### WHAT YOU ARE ASKED TO DO
Print the line containing "How many days from 2073-12-10 to 2074-07-07?" and every later line of the records. Keep each one exactly as given, ending with the last.

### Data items
┌──

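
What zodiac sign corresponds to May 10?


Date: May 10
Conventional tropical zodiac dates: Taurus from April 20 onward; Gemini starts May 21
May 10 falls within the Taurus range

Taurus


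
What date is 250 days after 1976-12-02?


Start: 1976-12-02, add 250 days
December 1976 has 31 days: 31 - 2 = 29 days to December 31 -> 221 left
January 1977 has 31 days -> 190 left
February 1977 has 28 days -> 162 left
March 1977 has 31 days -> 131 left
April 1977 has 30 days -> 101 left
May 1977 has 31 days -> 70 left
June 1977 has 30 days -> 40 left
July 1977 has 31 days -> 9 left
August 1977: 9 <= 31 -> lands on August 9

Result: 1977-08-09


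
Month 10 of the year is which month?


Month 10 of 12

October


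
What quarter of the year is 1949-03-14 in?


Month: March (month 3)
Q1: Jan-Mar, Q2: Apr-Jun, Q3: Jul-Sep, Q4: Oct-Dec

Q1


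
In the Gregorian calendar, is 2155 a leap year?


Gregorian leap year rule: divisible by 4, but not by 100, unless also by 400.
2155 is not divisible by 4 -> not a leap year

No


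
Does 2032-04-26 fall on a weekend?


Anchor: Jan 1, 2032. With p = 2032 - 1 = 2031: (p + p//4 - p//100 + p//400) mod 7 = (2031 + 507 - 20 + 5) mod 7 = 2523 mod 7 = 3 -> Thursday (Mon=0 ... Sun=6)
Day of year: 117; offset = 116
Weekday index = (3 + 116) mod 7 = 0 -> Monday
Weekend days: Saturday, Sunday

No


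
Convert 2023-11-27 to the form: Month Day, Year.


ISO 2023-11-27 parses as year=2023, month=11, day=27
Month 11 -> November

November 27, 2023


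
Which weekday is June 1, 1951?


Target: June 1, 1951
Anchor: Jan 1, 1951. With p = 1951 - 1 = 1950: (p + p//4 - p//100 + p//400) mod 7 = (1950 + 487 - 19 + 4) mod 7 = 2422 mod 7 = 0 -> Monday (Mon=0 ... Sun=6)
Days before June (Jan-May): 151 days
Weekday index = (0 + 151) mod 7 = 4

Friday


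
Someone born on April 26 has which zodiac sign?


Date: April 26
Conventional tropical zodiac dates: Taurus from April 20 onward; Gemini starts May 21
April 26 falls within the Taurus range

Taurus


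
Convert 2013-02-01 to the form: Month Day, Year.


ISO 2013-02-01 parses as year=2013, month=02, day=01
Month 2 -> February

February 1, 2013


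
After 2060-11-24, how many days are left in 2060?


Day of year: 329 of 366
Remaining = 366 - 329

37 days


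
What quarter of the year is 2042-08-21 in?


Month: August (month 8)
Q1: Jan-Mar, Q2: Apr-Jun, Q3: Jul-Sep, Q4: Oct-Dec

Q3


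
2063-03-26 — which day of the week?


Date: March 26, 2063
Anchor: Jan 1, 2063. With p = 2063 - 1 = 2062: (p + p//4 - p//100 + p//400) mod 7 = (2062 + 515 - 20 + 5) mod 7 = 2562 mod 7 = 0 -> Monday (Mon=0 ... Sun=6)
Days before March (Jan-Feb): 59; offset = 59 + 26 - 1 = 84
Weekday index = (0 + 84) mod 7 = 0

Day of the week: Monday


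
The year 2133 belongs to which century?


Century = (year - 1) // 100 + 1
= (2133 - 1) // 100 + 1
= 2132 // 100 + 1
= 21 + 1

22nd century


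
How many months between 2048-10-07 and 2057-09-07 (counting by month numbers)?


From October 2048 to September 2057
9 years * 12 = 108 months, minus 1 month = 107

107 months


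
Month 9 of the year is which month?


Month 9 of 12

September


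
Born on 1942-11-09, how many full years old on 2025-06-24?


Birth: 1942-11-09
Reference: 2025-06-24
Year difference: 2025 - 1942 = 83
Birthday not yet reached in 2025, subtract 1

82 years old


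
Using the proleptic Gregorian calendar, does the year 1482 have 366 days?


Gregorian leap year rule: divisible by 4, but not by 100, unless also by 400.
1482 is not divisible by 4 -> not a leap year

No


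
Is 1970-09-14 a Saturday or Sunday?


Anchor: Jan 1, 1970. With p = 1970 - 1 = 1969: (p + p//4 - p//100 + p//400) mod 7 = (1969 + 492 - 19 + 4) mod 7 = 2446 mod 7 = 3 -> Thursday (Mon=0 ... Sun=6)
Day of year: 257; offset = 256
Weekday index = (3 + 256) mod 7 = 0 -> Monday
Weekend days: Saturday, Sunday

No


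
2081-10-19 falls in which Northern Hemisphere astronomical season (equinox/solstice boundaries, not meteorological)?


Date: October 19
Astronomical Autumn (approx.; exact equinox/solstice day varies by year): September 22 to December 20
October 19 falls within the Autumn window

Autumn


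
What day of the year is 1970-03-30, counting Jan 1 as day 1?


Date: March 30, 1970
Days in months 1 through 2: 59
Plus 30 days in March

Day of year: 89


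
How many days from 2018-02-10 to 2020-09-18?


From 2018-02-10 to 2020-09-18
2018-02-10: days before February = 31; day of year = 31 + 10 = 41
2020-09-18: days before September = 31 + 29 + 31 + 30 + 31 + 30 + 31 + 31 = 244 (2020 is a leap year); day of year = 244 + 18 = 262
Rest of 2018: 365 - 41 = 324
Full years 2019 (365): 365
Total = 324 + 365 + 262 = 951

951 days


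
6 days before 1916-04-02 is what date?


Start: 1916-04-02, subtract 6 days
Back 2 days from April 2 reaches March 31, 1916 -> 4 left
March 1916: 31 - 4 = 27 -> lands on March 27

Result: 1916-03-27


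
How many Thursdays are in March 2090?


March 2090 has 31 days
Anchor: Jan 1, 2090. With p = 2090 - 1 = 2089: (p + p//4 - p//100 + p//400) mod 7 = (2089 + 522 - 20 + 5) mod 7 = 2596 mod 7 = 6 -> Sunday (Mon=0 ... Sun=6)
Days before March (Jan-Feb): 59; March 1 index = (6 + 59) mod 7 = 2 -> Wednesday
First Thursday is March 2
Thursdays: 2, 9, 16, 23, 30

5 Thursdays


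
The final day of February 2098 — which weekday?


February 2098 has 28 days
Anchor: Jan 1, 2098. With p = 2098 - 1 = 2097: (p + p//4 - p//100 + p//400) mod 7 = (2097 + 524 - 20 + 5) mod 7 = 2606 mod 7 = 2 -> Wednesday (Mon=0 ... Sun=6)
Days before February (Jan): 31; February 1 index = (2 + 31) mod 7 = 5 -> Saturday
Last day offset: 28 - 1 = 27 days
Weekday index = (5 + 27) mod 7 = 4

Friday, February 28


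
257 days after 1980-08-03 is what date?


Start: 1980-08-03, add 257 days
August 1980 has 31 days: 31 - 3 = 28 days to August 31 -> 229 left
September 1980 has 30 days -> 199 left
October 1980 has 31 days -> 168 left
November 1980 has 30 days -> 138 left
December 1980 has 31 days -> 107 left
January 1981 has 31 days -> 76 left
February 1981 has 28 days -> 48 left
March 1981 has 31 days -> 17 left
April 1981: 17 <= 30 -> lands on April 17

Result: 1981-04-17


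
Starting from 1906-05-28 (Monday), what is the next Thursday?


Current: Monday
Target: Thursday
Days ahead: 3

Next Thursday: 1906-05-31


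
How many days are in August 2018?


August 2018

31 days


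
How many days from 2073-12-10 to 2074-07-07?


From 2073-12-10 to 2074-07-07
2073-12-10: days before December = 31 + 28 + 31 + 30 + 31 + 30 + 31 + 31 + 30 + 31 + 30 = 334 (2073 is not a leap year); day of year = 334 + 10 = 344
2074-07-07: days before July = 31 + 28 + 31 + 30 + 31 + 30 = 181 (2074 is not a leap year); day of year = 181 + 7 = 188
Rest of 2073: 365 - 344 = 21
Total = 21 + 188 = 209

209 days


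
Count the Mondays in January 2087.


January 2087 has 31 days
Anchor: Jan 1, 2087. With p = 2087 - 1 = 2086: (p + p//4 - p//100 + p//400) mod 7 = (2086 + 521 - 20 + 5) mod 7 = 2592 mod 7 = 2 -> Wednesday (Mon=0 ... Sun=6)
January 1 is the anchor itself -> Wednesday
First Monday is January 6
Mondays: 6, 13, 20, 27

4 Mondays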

└──

### WRITTEN ANSWER
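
How many days from 2073-12-10 to 2074-07-07?


From 2073-12-10 to 2074-07-07
2073-12-10: days before December = 31 + 28 + 31 + 30 + 31 + 30 + 31 + 31 + 30 + 31 + 30 = 334 (2073 is not a leap year); day of year = 334 + 10 = 344
2074-07-07: days before July = 31 + 28 + 31 + 30 + 31 + 30 = 181 (2074 is not a leap year); day of year = 181 + 7 = 188
Rest of 2073: 365 - 344 = 21
Total = 21 + 188 = 209

209 days


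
Count the Mondays in January 2087.


January 2087 has 31 days
Anchor: Jan 1, 2087. With p = 2087 - 1 = 2086: (p + p//4 - p//100 + p//400) mod 7 = (2086 + 521 - 20 + 5) mod 7 = 2592 mod 7 = 2 -> Wednesday (Mon=0 ... Sun=6)
January 1 is the anchor itself -> Wednesday
First Monday is January 6
Mondays: 6, 13, 20, 27

4 Mondays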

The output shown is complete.